Start of DATA EXTRACT
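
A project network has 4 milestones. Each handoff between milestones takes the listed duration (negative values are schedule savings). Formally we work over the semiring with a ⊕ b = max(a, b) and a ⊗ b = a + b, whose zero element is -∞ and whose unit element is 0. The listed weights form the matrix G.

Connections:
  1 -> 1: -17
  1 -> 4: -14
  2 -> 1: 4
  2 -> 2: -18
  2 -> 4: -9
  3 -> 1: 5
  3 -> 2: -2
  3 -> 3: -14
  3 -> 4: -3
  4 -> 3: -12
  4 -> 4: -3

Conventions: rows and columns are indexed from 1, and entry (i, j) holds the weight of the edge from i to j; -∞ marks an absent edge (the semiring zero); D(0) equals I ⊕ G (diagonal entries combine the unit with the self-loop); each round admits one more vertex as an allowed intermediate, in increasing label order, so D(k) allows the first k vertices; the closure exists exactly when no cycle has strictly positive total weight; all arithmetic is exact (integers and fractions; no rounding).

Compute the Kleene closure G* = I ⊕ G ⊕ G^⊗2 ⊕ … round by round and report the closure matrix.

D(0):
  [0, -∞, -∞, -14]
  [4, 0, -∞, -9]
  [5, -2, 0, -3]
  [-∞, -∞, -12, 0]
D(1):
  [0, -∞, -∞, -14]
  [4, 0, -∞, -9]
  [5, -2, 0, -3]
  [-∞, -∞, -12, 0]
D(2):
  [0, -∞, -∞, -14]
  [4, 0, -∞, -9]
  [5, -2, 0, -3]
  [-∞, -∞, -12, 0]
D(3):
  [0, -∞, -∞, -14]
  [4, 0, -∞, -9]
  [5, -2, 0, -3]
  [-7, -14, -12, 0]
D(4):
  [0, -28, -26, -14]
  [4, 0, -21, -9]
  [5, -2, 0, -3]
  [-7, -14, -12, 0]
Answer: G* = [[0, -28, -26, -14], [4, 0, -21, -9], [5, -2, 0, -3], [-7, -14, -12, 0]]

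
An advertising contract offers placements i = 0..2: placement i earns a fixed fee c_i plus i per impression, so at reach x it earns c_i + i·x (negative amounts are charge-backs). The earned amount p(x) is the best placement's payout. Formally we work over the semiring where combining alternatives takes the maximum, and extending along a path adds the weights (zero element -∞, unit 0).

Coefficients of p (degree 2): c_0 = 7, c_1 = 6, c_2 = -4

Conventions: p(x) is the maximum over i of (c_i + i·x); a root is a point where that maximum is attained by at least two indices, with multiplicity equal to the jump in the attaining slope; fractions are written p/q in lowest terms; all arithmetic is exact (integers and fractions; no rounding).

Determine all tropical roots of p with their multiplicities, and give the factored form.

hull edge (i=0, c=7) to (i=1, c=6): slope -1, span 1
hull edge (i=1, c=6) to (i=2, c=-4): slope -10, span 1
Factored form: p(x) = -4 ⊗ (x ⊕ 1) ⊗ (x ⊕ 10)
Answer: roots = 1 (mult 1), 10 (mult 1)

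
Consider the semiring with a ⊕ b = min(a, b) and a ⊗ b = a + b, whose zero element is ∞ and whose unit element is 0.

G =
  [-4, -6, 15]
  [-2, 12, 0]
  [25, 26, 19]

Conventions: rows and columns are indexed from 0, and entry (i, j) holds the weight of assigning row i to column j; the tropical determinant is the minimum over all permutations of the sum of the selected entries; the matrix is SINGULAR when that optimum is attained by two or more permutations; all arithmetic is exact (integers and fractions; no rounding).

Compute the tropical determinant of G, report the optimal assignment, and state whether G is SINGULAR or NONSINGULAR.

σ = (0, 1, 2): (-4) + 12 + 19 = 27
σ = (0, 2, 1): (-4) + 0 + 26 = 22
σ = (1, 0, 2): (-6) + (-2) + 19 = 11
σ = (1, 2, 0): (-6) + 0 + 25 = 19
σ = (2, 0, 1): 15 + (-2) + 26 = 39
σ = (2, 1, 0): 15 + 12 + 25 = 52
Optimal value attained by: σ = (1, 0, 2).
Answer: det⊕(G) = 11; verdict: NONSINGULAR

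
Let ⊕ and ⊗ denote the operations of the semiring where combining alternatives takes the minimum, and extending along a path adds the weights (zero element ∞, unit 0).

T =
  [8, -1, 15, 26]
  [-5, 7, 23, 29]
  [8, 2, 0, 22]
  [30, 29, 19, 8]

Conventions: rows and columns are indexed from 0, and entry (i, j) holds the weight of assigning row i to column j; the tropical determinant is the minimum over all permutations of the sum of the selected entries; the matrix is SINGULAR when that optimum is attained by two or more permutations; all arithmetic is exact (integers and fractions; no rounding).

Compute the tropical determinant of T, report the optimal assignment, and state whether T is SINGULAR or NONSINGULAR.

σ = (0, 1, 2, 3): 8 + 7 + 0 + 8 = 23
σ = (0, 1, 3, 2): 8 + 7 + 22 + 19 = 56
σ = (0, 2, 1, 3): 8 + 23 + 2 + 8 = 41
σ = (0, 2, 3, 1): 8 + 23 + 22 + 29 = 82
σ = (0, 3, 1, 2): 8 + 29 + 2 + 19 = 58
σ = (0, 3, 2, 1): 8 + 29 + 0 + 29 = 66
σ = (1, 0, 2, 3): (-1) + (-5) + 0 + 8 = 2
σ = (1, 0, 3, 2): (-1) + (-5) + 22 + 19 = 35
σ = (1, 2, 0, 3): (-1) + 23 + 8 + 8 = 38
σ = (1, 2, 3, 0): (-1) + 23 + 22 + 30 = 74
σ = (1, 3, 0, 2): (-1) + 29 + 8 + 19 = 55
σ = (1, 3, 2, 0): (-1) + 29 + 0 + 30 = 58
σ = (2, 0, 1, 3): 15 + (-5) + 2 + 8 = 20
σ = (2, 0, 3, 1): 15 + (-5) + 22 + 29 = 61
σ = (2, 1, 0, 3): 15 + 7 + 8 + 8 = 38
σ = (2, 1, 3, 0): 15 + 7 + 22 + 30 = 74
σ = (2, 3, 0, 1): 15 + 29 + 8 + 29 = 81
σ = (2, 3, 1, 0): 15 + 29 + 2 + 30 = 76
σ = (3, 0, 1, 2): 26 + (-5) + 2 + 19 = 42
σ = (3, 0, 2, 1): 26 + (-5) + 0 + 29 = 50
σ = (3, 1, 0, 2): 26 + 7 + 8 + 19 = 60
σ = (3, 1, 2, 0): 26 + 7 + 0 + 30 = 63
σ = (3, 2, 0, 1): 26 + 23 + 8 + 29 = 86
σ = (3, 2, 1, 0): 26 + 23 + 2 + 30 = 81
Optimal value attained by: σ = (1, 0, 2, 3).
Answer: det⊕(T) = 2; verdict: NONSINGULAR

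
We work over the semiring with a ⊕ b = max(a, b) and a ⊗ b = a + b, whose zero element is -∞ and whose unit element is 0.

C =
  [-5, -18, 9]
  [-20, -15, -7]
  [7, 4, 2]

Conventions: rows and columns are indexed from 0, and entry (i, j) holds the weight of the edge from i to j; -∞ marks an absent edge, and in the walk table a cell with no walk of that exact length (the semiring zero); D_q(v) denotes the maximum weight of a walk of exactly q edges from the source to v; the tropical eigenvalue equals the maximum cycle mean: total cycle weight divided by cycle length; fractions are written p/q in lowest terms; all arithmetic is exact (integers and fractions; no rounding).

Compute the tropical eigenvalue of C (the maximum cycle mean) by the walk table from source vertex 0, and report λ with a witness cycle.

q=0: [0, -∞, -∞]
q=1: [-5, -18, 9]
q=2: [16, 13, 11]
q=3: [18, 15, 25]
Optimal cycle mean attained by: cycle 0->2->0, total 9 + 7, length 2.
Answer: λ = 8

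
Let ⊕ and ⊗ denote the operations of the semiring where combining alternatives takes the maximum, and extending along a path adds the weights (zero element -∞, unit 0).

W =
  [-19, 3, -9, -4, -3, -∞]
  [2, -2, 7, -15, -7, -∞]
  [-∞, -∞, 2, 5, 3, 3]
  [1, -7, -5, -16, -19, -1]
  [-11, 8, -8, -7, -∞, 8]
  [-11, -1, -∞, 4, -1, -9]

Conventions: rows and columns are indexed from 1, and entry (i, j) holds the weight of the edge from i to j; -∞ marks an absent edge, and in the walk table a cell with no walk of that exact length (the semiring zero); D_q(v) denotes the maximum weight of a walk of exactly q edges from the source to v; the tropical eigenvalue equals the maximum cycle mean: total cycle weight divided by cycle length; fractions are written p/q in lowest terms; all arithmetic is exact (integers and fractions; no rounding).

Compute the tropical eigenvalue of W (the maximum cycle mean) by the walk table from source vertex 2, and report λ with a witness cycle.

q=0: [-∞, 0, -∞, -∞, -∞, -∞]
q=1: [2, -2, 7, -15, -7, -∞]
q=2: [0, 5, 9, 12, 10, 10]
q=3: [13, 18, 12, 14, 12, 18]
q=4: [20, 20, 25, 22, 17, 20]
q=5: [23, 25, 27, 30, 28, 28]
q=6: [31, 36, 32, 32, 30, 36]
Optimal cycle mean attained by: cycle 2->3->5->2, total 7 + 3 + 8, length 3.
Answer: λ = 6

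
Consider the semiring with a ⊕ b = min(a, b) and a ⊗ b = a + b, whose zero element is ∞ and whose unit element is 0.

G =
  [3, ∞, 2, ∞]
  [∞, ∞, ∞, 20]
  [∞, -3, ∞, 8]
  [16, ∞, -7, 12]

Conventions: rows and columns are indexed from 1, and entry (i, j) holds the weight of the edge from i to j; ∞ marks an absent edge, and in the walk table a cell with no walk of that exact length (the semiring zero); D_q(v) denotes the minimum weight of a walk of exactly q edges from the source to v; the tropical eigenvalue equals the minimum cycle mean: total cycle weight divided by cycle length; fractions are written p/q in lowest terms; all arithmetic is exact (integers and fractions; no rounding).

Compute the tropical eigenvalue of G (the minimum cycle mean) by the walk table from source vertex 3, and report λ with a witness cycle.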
End of DATA EXTRACT
» WHAT IS BEING ASKED: Say how many lines in the data hold the string "where", and write nothing else.

» ANSWER TO THE PROBLEM: 4